What needs to be done = Everything from the line containing "You are analysing" through the final line of the records must be transcribed verbatim; nothing else belongs in the result.

Entries supplied =
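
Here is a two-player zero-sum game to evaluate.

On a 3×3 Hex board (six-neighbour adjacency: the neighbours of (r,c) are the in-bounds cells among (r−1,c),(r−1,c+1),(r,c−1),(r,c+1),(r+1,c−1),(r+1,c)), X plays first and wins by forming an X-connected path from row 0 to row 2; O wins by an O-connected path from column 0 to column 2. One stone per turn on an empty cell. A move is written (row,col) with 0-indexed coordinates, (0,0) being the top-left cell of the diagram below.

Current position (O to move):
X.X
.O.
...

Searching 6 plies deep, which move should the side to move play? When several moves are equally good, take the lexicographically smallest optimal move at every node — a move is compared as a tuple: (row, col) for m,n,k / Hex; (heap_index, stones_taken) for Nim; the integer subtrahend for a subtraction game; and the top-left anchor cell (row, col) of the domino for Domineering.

O's best at [X.X/.O./...]: (1,2)

ply 1, O at X.X/.O./... | (0,1)=-1→XOX/.O./...; (1,0)=-1→X.X/OO./...; (1,2)=+1→X.X/.OO/...*; (2,0)=-1→X.X/.O./O..; (2,1)=+1→X.X/.O./.O.; (2,2)=+1→X.X/.O./..O
ply 2, X at X.X/.OO/... | (0,1)=-1→XXX/.OO/...*; (1,0)=-1→X.X/XOO/...; (2,0)=-1→X.X/.OO/X..; (2,1)=-1→X.X/.OO/.X.; (2,2)=-1→X.X/.OO/..X
ply 3, O at XXX/.OO/... | (1,0)=+1→XXX/OOO/...*; (2,0)=+1→XXX/.OO/O..; (2,1)=+1→XXX/.OO/.O.; (2,2)=+1→XXX/.OO/..O
ply 4: XXX/OOO/... is terminal -1 (X); from X.X/.O./... depth 6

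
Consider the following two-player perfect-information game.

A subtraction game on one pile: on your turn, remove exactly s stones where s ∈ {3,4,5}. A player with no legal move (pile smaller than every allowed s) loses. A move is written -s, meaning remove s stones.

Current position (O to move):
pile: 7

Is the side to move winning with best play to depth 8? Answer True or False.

[7] O move#1: -3:-1/4, -4:-1/3, -5:+1/2*
[2] end (terminal -1, X#2); searched 7 to 8

O winning at [7]: True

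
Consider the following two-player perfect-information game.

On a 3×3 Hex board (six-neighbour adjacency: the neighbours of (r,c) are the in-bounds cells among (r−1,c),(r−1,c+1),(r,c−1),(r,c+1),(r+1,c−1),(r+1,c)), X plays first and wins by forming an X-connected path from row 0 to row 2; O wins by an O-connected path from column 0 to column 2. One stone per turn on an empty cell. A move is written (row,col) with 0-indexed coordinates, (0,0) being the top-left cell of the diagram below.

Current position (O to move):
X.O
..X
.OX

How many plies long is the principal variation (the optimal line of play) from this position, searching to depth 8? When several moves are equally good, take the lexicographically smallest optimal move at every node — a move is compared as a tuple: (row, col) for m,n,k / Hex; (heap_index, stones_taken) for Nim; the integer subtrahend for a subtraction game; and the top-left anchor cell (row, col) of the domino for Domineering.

[X.O/..X/.OX] O move#1: (0,1):-1/XOO/..X/.OX, (1,0):+1/X.O/O.X/.OX*, (1,1):+1/X.O/.OX/.OX, (2,0):-1/X.O/..X/OOX
[X.O/O.X/.OX] X move#2: (0,1):-1/XXO/O.X/.OX*, (1,1):-1/X.O/OXX/.OX, (2,0):-1/X.O/O.X/XOX
[XXO/O.X/.OX] O move#3: (1,1):+1/XXO/OOX/.OX*, (2,0):-1/XXO/O.X/OOX
[XXO/OOX/.OX] end (terminal -1, X#4); searched X.O/..X/.OX to 8

PV length from [X.O/..X/.OX]: 3 plies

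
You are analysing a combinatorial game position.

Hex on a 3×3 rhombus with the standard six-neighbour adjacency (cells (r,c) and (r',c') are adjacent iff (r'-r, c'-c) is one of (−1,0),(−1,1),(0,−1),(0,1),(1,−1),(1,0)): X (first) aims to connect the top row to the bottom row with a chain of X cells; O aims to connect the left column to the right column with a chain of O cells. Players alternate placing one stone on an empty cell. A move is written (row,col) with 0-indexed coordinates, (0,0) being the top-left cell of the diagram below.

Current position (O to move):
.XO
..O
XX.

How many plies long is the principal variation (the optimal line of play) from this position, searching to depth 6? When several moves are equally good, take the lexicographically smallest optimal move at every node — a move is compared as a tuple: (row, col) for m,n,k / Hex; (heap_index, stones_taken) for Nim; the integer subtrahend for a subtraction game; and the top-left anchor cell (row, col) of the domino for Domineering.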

Response for this exercise =
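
You are analysing a combinatorial game position.

Hex on a 3×3 rhombus with the standard six-neighbour adjacency (cells (r,c) and (r',c') are adjacent iff (r'-r, c'-c) is one of (−1,0),(−1,1),(0,−1),(0,1),(1,−1),(1,0)): X (first) aims to connect the top row to the bottom row with a chain of X cells; O aims to connect the left column to the right column with a chain of O cells. Players alternate placing one stone on an empty cell. A move is written (row,col) with 0-indexed coordinates, (0,0) being the top-left cell of the diagram below.

Current position (O to move):
.XO
..O
XX.

How many plies long is the principal variation (the optimal line of play) from this position, searching to depth 6? When several moves are equally good, take the lexicographically smallest optimal move at every node — a move is compared as a tuple: (row, col) for m,n,k / Hex; (heap_index, stones_taken) for Nim; the integer subtrahend for a subtraction game; and the top-left anchor cell (row, col) of the domino for Domineering.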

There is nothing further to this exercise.